=== Your instructions ===
All that is needed is every record, duplicated exactly.

[Dataset entries]
╔══

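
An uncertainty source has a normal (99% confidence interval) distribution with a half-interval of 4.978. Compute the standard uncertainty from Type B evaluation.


u_B = half_width / 2.576
u_B = 4.978 / 2.576
u_B = 1.9325

1.9325


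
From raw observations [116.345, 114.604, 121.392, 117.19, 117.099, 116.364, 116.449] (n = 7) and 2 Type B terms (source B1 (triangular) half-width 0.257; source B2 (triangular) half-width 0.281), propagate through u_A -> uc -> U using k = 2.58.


mean = (116.345 + 114.604 + 121.392 + 117.19 + 117.099 + 116.364 + 116.449) / 7 = 117.0632857
s = sqrt(sum((x - mean)^2)/(n-1)) = 2.0890774
u_A = s / sqrt(n) = 2.0890774 / sqrt(7) = 0.78959704
u_B1 = 0.257 / sqrt(6) = 0.10491981
u_B2 = 0.281 / sqrt(6) = 0.11471777
uc = sqrt(0.78959704^2 + 0.10491981^2 + 0.11471777^2) = 0.80475575
U = k * uc = 2.58 * 0.80475575
U = 2.0763

2.0763


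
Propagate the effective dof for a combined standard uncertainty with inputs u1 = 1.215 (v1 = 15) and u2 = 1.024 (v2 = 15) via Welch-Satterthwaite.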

╚══

=== Written answer ===
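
An uncertainty source has a normal (99% confidence interval) distribution with a half-interval of 4.978. Compute the standard uncertainty from Type B evaluation.


u_B = half_width / 2.576
u_B = 4.978 / 2.576
u_B = 1.9325

1.9325


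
From raw observations [116.345, 114.604, 121.392, 117.19, 117.099, 116.364, 116.449] (n = 7) and 2 Type B terms (source B1 (triangular) half-width 0.257; source B2 (triangular) half-width 0.281), propagate through u_A -> uc -> U using k = 2.58.


mean = (116.345 + 114.604 + 121.392 + 117.19 + 117.099 + 116.364 + 116.449) / 7 = 117.0632857
s = sqrt(sum((x - mean)^2)/(n-1)) = 2.0890774
u_A = s / sqrt(n) = 2.0890774 / sqrt(7) = 0.78959704
u_B1 = 0.257 / sqrt(6) = 0.10491981
u_B2 = 0.281 / sqrt(6) = 0.11471777
uc = sqrt(0.78959704^2 + 0.10491981^2 + 0.11471777^2) = 0.80475575
U = k * uc = 2.58 * 0.80475575
U = 2.0763

2.0763


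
Propagate the effective dof for a combined standard uncertainty with inputs u1 = 1.215 (v1 = 15) and u2 = 1.024 (v2 = 15) via Welch-Satterthwaite.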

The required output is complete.